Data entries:

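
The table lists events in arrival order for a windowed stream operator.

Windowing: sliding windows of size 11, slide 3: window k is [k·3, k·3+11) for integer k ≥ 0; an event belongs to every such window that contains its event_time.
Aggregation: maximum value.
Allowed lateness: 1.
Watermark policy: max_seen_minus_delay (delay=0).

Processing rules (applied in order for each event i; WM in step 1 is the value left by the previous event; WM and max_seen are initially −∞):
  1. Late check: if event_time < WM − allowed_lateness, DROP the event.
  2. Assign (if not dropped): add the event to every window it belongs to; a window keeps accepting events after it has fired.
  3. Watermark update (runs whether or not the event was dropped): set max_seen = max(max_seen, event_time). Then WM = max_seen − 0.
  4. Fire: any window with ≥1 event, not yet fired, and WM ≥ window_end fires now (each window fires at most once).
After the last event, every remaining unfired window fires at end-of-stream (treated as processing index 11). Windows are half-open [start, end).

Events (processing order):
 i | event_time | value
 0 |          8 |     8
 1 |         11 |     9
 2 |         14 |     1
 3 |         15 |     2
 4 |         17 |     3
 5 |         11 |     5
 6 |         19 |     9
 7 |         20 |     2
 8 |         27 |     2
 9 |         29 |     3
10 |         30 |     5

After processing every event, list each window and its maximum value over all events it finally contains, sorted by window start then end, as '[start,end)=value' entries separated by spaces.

[0,11)=8 [3,14)=9 [6,17)=9 [9,20)=9 [12,23)=9 [15,26)=9 [18,29)=9 [21,32)=5 [24,35)=5 [27,38)=5 [30,41)=5

i=0 t=8 v=8: → [6,17),[3,14),[0,11); WM=8
i=1 t=11 v=9: → [9,20),[6,17),[3,14); WM=11; [0,11) fires=8
i=2 t=14 v=1: → [12,23),[9,20),[6,17); WM=14; [3,14) fires=9
i=3 t=15 v=2: → [15,26),[12,23),[9,20),[6,17); WM=15
i=4 t=17 v=3: → [15,26),[12,23),[9,20); WM=17; [6,17) fires=9
i=5 t=11 v=5: DROP (t<17-1); WM=17
i=6 t=19 v=9: → [18,29),[15,26),[12,23),[9,20); WM=19
i=7 t=20 v=2: → [18,29),[15,26),[12,23); WM=20; [9,20) fires=9
i=8 t=27 v=2: → [27,38),[24,35),[21,32),[18,29); WM=27; [12,23) fires=9 [15,26) fires=9
i=9 t=29 v=3: → [27,38),[24,35),[21,32); WM=29; [18,29) fires=9
i=10 t=30 v=5: → [30,41),[27,38),[24,35),[21,32); WM=30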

WHAT YOU ARE ASKED TO DO:
Retype every entry word for word.

ANSWER TO THIS EXERCISE:
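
The table lists events in arrival order for a windowed stream operator.

Windowing: sliding windows of size 11, slide 3: window k is [k·3, k·3+11) for integer k ≥ 0; an event belongs to every such window that contains its event_time.
Aggregation: maximum value.
Allowed lateness: 1.
Watermark policy: max_seen_minus_delay (delay=0).

Processing rules (applied in order for each event i; WM in step 1 is the value left by the previous event; WM and max_seen are initially −∞):
  1. Late check: if event_time < WM − allowed_lateness, DROP the event.
  2. Assign (if not dropped): add the event to every window it belongs to; a window keeps accepting events after it has fired.
  3. Watermark update (runs whether or not the event was dropped): set max_seen = max(max_seen, event_time). Then WM = max_seen − 0.
  4. Fire: any window with ≥1 event, not yet fired, and WM ≥ window_end fires now (each window fires at most once).
After the last event, every remaining unfired window fires at end-of-stream (treated as processing index 11). Windows are half-open [start, end).

Events (processing order):
 i | event_time | value
 0 |          8 |     8
 1 |         11 |     9
 2 |         14 |     1
 3 |         15 |     2
 4 |         17 |     3
 5 |         11 |     5
 6 |         19 |     9
 7 |         20 |     2
 8 |         27 |     2
 9 |         29 |     3
10 |         30 |     5

After processing every event, list each window and its maximum value over all events it finally contains, sorted by window start then end, as '[start,end)=value' entries separated by spaces.

[0,11)=8 [3,14)=9 [6,17)=9 [9,20)=9 [12,23)=9 [15,26)=9 [18,29)=9 [21,32)=5 [24,35)=5 [27,38)=5 [30,41)=5

i=0 t=8 v=8: → [6,17),[3,14),[0,11); WM=8
i=1 t=11 v=9: → [9,20),[6,17),[3,14); WM=11; [0,11) fires=8
i=2 t=14 v=1: → [12,23),[9,20),[6,17); WM=14; [3,14) fires=9
i=3 t=15 v=2: → [15,26),[12,23),[9,20),[6,17); WM=15
i=4 t=17 v=3: → [15,26),[12,23),[9,20); WM=17; [6,17) fires=9
i=5 t=11 v=5: DROP (t<17-1); WM=17
i=6 t=19 v=9: → [18,29),[15,26),[12,23),[9,20); WM=19
i=7 t=20 v=2: → [18,29),[15,26),[12,23); WM=20; [9,20) fires=9
i=8 t=27 v=2: → [27,38),[24,35),[21,32),[18,29); WM=27; [12,23) fires=9 [15,26) fires=9
i=9 t=29 v=3: → [27,38),[24,35),[21,32); WM=29; [18,29) fires=9
i=10 t=30 v=5: → [30,41),[27,38),[24,35),[21,32); WM=30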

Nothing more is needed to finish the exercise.